◆ Supplied data:
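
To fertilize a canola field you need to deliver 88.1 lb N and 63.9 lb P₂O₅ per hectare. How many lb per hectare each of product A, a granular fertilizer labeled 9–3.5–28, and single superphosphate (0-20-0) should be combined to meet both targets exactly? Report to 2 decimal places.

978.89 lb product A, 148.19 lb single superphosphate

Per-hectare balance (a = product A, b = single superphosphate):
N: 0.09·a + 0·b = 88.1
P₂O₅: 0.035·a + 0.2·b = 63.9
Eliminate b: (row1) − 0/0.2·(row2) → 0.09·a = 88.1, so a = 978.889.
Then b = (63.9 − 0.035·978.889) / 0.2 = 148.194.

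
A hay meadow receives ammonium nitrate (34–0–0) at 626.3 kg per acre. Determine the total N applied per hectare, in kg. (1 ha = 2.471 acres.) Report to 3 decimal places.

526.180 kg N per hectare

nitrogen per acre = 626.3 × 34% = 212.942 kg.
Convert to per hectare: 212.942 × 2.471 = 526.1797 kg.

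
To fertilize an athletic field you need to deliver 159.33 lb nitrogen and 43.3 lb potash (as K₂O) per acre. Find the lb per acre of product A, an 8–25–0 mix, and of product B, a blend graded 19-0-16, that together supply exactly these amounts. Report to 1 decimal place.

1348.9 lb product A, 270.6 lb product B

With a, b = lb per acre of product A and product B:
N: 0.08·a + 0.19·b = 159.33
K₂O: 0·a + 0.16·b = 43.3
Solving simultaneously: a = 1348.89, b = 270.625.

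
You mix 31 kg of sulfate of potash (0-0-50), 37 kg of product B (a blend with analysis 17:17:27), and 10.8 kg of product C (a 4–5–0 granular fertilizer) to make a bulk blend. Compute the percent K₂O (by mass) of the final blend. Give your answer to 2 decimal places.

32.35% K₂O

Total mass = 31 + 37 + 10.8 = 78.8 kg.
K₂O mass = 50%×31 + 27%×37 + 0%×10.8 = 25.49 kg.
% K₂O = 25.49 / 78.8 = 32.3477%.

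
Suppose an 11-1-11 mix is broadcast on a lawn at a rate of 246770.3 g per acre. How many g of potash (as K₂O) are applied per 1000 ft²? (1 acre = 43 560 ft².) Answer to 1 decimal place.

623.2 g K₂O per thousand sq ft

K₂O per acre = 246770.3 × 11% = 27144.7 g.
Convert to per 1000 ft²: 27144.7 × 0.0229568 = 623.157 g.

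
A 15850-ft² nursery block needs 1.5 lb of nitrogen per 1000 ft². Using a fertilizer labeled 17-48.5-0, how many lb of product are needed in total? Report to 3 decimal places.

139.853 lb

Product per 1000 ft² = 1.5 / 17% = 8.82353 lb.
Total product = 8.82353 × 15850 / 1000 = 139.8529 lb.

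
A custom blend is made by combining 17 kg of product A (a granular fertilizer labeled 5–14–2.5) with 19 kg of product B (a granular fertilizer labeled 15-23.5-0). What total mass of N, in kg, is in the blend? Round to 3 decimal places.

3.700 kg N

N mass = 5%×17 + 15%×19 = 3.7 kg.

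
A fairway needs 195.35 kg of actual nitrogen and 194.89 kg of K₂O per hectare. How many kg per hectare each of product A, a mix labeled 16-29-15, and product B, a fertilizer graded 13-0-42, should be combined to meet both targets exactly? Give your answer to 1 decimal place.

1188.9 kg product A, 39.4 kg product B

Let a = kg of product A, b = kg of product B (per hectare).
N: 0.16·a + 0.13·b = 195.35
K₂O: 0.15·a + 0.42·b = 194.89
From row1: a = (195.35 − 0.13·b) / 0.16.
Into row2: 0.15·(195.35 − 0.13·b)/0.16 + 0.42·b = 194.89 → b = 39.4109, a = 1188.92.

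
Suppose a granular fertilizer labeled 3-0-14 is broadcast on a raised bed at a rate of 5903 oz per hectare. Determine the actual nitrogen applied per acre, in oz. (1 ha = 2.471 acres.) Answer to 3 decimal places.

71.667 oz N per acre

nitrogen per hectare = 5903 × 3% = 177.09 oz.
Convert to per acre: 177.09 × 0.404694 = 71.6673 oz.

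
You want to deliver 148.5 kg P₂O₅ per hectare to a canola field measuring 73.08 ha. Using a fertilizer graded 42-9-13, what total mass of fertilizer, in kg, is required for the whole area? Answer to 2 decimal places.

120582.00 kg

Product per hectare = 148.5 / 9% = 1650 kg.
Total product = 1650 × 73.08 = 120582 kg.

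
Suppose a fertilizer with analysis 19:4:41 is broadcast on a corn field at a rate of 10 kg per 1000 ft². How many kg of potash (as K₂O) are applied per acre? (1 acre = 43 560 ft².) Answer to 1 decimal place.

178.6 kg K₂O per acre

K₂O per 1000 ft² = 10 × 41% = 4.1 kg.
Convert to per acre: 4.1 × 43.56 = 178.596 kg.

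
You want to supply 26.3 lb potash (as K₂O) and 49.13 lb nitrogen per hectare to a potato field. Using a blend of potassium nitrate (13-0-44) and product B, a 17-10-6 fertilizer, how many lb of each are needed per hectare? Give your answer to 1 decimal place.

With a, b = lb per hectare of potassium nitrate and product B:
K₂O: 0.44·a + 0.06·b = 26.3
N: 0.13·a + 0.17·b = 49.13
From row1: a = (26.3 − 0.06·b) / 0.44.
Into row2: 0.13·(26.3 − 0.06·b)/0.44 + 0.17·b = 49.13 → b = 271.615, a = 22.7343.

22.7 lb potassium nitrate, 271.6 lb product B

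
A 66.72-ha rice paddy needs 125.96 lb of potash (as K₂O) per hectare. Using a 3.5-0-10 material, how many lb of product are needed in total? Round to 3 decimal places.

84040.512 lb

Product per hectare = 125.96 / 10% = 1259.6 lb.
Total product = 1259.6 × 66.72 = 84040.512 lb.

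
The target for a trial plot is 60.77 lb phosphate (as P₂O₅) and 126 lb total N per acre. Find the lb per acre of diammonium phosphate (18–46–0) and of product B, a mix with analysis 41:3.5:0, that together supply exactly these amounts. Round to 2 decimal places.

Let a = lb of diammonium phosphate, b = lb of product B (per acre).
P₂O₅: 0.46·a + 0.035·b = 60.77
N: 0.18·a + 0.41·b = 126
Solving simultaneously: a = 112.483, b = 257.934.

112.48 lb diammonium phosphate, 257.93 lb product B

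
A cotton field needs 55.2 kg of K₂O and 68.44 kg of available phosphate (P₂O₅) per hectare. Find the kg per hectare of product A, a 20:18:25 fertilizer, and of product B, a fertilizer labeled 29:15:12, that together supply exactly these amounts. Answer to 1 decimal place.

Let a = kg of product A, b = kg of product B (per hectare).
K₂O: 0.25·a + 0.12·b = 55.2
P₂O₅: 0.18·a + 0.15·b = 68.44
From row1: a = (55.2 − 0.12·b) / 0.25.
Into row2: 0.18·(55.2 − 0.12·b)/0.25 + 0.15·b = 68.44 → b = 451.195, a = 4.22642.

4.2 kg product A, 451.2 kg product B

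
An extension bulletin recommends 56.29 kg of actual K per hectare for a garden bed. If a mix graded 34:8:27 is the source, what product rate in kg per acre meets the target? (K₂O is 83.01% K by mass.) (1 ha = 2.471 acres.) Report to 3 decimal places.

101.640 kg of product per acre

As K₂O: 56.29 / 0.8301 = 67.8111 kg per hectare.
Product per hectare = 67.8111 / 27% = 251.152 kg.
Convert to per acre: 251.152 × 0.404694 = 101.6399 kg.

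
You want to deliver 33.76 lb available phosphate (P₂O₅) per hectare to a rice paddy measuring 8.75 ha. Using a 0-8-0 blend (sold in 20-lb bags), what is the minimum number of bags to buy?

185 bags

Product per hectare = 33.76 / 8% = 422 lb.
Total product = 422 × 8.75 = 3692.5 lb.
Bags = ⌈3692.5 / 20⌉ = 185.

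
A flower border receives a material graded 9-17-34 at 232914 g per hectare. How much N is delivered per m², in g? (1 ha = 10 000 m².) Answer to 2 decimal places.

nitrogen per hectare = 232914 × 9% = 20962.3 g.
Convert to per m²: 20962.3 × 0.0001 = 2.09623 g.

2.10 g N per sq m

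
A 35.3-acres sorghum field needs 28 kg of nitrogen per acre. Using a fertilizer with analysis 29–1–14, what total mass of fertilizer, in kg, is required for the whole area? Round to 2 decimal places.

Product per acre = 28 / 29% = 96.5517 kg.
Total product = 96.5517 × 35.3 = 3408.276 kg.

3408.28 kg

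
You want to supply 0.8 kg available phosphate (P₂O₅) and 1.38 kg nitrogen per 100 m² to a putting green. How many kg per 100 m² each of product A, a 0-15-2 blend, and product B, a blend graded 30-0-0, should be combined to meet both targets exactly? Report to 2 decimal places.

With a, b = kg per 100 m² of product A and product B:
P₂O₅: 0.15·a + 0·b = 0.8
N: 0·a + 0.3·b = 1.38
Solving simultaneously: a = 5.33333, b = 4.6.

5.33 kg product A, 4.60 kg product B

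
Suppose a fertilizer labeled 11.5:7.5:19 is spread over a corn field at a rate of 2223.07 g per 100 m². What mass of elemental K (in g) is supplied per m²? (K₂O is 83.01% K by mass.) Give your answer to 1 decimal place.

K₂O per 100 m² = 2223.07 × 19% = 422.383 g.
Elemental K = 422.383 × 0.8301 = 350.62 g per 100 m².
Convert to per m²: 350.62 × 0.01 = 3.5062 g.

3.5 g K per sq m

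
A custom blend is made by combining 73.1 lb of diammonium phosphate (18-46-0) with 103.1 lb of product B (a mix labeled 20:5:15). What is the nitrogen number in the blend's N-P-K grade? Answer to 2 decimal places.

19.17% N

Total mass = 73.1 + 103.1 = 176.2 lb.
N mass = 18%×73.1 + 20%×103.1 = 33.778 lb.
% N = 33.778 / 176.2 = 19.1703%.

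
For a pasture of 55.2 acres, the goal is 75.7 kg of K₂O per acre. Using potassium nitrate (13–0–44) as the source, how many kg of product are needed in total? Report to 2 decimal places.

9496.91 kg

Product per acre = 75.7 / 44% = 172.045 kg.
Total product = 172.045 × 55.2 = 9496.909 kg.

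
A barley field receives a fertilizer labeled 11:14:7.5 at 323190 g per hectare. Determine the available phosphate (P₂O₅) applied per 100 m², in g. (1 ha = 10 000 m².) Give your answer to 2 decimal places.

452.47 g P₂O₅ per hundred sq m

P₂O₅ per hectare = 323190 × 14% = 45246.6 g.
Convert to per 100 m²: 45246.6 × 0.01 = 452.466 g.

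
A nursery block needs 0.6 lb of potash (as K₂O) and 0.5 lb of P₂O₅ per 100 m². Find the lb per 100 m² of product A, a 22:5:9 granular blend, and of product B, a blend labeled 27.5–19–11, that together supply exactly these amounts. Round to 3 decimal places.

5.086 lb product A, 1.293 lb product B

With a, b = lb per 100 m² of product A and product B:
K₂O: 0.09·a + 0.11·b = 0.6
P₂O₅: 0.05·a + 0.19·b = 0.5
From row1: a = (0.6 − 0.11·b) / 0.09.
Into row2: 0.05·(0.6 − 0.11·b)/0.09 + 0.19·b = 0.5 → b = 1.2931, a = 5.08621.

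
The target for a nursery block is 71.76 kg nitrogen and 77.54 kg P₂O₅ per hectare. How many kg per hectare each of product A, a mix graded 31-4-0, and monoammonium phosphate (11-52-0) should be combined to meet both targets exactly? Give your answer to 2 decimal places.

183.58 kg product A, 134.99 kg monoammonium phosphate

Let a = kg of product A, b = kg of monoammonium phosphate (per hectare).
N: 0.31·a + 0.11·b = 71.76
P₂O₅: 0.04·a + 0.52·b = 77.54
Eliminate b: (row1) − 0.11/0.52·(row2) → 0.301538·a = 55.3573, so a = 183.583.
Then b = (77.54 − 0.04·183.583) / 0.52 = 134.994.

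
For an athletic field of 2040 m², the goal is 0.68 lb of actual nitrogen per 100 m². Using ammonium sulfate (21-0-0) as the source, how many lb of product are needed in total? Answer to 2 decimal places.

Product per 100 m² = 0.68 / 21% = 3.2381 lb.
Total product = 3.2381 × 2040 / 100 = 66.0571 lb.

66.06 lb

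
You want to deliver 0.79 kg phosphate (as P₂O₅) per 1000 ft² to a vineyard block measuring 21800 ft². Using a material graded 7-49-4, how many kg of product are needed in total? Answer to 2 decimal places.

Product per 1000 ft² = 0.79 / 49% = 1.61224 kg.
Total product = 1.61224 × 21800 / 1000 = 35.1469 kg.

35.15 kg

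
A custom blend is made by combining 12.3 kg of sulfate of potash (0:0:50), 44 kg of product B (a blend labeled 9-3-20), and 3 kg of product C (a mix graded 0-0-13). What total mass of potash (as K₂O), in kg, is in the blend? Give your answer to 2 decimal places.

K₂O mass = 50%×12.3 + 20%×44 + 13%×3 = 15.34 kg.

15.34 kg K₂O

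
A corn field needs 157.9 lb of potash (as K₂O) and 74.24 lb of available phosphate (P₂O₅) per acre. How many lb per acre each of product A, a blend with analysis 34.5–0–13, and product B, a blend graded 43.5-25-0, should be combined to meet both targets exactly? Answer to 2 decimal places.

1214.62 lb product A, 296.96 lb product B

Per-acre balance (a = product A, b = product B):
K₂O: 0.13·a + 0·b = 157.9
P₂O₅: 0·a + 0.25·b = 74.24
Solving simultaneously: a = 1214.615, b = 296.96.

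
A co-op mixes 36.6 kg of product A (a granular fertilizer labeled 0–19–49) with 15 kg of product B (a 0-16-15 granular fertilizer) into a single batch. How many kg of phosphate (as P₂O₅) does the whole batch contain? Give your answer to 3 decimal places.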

◆ Action item: Set down nothing but the lines from the one containing "You want to deliver 0.79" through the end of the entries above, exactly as written, both ends counted.

◆ Result of the exercise:
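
You want to deliver 0.79 kg phosphate (as P₂O₅) per 1000 ft² to a vineyard block measuring 21800 ft². Using a material graded 7-49-4, how many kg of product are needed in total? Answer to 2 decimal places.

Product per 1000 ft² = 0.79 / 49% = 1.61224 kg.
Total product = 1.61224 × 21800 / 1000 = 35.1469 kg.

35.15 kg

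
A custom blend is made by combining 12.3 kg of sulfate of potash (0:0:50), 44 kg of product B (a blend labeled 9-3-20), and 3 kg of product C (a mix graded 0-0-13). What total mass of potash (as K₂O), in kg, is in the blend? Give your answer to 2 decimal places.

K₂O mass = 50%×12.3 + 20%×44 + 13%×3 = 15.34 kg.

15.34 kg K₂O

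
A corn field needs 157.9 lb of potash (as K₂O) and 74.24 lb of available phosphate (P₂O₅) per acre. How many lb per acre each of product A, a blend with analysis 34.5–0–13, and product B, a blend graded 43.5-25-0, should be combined to meet both targets exactly? Answer to 2 decimal places.

1214.62 lb product A, 296.96 lb product B

Per-acre balance (a = product A, b = product B):
K₂O: 0.13·a + 0·b = 157.9
P₂O₅: 0·a + 0.25·b = 74.24
Solving simultaneously: a = 1214.615, b = 296.96.

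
A co-op mixes 36.6 kg of product A (a granular fertilizer labeled 0–19–49) with 15 kg of product B (a 0-16-15 granular fertilizer) into a single batch. How many kg of phosphate (as P₂O₅) does the whole batch contain? Give your answer to 3 decimal places.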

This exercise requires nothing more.